Saved entries

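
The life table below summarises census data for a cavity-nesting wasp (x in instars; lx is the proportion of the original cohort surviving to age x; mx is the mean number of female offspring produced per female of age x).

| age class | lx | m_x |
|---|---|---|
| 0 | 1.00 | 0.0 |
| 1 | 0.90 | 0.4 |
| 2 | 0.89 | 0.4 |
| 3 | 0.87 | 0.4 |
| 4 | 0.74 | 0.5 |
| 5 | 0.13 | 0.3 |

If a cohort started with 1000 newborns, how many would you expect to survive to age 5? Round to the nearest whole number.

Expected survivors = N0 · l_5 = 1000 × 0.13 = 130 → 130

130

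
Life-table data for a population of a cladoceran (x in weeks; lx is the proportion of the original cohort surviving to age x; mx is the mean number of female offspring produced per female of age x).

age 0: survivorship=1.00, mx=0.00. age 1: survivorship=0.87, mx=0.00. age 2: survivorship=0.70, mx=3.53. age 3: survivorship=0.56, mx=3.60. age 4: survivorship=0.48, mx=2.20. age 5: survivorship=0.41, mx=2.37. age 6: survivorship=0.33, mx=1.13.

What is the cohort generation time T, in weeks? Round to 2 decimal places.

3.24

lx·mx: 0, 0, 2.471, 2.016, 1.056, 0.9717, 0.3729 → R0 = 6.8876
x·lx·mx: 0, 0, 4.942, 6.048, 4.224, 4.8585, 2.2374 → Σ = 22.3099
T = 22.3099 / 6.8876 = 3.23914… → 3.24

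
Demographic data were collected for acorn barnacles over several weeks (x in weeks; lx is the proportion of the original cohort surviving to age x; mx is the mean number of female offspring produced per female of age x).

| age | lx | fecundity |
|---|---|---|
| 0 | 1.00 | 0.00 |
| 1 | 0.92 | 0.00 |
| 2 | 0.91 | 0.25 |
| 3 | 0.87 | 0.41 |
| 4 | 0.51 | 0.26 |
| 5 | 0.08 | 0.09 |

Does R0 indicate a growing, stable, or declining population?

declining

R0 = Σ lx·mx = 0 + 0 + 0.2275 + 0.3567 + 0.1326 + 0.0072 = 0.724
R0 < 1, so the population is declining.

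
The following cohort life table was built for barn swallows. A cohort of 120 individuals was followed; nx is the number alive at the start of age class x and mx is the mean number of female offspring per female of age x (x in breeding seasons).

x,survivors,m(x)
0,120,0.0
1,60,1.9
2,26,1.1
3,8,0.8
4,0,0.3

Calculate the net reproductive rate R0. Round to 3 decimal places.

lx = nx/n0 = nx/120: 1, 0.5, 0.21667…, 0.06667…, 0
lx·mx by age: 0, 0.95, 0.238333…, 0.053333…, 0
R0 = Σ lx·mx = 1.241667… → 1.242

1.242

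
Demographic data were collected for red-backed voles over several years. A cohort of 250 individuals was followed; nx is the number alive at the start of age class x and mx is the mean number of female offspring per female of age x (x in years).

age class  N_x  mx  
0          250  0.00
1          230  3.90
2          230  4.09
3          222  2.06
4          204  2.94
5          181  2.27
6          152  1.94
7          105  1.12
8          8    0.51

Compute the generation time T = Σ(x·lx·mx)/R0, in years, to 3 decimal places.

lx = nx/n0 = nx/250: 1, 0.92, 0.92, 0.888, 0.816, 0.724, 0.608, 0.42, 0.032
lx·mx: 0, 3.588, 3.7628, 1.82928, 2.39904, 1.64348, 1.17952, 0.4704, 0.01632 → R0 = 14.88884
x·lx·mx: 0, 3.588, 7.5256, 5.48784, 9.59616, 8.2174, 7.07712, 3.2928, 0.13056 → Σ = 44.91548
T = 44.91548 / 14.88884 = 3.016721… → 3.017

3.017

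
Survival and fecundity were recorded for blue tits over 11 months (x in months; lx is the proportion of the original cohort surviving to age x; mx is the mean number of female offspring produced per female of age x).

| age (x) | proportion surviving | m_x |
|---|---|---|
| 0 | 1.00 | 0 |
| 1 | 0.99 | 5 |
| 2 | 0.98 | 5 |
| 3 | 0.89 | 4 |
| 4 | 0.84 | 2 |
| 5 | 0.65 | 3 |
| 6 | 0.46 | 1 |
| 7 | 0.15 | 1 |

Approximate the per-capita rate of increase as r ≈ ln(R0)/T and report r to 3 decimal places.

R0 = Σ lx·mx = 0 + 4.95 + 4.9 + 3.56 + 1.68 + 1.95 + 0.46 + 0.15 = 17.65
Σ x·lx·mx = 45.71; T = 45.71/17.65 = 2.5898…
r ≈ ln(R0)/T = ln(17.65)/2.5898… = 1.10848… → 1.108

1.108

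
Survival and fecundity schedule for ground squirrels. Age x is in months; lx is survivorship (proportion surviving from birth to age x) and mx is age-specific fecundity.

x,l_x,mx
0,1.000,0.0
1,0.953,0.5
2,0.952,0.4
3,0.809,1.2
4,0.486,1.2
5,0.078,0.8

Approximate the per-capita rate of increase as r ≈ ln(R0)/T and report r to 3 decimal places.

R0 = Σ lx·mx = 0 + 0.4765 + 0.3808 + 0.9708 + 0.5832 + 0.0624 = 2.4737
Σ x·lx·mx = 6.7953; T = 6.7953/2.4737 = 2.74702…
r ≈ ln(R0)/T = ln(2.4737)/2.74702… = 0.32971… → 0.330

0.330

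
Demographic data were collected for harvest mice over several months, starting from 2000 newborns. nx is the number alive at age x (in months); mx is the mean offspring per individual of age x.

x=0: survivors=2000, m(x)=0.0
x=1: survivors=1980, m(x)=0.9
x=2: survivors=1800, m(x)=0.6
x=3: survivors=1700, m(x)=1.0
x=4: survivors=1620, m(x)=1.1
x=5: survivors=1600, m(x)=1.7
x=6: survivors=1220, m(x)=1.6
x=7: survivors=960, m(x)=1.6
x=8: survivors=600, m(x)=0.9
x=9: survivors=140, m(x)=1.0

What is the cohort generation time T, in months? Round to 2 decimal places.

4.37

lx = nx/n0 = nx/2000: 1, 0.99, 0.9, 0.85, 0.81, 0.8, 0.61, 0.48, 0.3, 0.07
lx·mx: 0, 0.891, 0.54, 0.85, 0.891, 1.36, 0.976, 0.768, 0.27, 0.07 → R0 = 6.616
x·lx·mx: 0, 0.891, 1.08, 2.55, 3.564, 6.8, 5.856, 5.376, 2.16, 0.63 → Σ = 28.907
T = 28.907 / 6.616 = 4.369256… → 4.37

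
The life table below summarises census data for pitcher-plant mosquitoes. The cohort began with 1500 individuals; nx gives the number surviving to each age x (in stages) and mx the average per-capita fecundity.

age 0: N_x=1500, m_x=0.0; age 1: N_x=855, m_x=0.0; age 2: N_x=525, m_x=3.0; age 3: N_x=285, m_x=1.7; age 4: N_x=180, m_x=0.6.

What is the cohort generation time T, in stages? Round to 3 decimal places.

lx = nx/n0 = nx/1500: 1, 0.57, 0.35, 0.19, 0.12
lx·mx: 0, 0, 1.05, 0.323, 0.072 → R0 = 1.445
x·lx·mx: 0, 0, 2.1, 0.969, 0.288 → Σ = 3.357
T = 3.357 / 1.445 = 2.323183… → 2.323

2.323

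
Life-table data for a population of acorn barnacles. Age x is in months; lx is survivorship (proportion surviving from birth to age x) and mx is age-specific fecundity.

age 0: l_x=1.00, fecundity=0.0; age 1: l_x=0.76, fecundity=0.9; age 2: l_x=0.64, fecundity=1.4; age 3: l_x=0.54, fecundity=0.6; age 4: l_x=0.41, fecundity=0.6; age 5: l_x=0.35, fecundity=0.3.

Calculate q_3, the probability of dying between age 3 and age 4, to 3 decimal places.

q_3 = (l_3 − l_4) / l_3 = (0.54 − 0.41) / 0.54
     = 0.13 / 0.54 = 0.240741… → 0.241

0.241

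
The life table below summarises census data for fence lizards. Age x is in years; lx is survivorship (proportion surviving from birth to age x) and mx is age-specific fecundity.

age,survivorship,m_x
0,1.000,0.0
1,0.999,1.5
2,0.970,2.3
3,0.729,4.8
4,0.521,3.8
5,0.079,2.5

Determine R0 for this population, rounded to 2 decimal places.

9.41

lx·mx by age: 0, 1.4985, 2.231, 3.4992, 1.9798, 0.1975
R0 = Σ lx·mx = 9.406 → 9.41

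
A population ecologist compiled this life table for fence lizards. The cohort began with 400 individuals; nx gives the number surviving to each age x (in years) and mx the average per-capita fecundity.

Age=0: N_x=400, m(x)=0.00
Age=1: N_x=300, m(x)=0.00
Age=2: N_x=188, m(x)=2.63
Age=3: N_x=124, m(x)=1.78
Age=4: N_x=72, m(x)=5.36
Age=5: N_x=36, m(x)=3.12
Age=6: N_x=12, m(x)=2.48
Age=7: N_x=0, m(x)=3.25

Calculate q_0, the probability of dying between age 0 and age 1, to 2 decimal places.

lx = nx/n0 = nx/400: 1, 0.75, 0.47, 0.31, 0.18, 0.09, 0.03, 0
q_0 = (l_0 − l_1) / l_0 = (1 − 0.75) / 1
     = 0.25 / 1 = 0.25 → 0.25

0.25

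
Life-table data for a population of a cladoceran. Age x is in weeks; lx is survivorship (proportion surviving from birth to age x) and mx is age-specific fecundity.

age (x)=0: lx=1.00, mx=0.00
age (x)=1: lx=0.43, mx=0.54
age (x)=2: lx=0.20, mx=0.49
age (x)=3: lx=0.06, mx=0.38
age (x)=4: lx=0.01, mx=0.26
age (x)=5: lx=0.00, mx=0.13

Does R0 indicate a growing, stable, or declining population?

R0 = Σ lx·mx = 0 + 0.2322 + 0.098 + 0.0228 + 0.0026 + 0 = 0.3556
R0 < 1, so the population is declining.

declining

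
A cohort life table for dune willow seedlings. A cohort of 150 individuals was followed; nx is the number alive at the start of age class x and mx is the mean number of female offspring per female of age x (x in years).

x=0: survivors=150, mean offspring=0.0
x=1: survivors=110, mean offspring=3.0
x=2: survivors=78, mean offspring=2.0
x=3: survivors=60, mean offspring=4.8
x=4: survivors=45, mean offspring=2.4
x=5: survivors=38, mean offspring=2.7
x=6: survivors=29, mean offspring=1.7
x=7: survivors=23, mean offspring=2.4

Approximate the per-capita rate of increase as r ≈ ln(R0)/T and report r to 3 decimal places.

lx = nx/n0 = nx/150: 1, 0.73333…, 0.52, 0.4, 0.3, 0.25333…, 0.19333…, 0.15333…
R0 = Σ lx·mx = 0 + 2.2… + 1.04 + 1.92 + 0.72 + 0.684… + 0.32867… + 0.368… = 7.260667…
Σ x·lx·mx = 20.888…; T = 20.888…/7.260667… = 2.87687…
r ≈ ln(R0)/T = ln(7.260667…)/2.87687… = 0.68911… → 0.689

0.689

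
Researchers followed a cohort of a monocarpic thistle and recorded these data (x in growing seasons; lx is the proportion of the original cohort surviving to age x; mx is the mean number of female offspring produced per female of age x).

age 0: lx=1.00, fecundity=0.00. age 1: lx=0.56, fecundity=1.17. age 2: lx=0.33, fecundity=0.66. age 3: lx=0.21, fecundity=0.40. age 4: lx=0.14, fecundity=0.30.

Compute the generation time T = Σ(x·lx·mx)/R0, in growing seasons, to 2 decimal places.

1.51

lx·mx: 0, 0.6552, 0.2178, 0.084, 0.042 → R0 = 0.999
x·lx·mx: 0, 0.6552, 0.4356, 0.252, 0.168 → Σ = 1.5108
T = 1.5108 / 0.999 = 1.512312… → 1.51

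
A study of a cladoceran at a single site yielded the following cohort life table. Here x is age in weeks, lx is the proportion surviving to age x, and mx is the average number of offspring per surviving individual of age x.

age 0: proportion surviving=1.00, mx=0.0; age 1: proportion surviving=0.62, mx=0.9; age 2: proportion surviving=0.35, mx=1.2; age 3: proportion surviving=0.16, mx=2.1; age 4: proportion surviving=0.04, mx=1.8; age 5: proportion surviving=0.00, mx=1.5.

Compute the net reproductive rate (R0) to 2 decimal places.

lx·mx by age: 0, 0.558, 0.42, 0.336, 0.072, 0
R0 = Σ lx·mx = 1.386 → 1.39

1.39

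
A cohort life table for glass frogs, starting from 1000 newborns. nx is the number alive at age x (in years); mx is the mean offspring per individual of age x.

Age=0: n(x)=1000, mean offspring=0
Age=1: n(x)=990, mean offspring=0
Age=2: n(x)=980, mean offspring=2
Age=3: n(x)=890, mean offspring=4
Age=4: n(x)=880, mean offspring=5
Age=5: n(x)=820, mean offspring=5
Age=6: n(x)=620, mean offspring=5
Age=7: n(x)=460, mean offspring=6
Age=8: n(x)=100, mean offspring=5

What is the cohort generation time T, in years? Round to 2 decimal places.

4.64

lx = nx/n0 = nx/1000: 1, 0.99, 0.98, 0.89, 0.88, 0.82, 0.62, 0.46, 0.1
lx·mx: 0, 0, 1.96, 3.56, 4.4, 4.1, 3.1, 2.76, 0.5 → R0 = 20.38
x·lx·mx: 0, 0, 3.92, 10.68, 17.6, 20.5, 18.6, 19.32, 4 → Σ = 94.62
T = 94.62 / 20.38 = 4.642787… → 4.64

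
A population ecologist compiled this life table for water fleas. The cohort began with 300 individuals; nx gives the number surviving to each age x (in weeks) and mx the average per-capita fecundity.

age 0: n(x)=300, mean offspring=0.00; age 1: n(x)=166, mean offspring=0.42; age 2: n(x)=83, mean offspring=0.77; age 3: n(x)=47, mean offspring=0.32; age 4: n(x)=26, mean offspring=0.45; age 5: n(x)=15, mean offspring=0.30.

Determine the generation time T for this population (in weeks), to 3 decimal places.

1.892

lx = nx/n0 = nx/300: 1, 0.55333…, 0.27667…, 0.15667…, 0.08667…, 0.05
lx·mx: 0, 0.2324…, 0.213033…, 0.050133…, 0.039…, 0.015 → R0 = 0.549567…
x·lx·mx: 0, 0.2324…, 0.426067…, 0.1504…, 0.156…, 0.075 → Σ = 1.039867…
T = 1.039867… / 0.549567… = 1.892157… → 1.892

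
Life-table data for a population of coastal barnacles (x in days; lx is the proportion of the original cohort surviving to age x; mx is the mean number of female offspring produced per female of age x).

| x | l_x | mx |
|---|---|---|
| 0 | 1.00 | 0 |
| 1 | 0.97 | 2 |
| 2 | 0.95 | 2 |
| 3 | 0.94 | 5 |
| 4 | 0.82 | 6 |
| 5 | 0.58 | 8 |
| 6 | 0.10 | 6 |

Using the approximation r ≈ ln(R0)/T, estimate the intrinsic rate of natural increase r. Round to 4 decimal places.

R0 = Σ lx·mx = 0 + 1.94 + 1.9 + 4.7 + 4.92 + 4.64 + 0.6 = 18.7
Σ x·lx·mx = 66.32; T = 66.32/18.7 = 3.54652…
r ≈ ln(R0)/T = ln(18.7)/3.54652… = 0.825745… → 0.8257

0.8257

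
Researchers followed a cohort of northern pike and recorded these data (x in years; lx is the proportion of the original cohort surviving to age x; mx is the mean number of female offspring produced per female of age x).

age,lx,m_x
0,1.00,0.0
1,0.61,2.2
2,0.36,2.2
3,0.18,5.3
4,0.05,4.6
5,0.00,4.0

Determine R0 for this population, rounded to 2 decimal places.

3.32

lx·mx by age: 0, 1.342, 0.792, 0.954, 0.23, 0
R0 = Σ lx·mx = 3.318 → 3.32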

- ASSIGNED TASK
For the records above, state the number of lines that contain "over", and provide nothing further.

- SOLUTION TO THIS PROBLEM
4